Saved data entries
━━━━━━━━

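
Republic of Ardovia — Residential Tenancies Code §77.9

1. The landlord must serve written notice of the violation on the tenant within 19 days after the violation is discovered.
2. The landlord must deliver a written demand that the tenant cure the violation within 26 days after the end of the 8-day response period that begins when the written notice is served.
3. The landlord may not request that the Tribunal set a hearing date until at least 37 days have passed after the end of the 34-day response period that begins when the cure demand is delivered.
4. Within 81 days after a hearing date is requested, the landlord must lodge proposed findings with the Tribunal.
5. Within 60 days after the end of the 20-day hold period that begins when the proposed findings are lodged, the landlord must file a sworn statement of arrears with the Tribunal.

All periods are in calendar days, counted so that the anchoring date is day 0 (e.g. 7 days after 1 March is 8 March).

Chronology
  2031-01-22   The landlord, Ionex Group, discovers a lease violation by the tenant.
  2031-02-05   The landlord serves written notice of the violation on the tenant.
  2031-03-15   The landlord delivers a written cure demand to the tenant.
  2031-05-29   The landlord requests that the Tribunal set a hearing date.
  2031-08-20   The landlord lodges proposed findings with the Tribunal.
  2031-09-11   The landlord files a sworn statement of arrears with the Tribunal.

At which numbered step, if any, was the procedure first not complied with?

Step 2

Step 1: 19 days after 2031-01-22 (when the violation is discovered) is 2031-02-10; 2031-02-05 is within that limit.
Step 2: 26 days after 2031-02-13 (end of the 8-day response period, which began when the written notice is served on 2031-02-05) is 2031-03-11; 2031-03-15 misses that deadline by 4 days.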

━━━━━━━━

Reproduce, word for word and in full, only the lines above that start at the line with "2. The landlord" and run through the line with "4. Within 81", both ends included.

### Answer box
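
2. The landlord must deliver a written demand that the tenant cure the violation within 26 days after the end of the 8-day response period that begins when the written notice is served.
3. The landlord may not request that the Tribunal set a hearing date until at least 37 days have passed after the end of the 34-day response period that begins when the cure demand is delivered.
4. Within 81 days after a hearing date is requested, the landlord must lodge proposed findings with the Tribunal.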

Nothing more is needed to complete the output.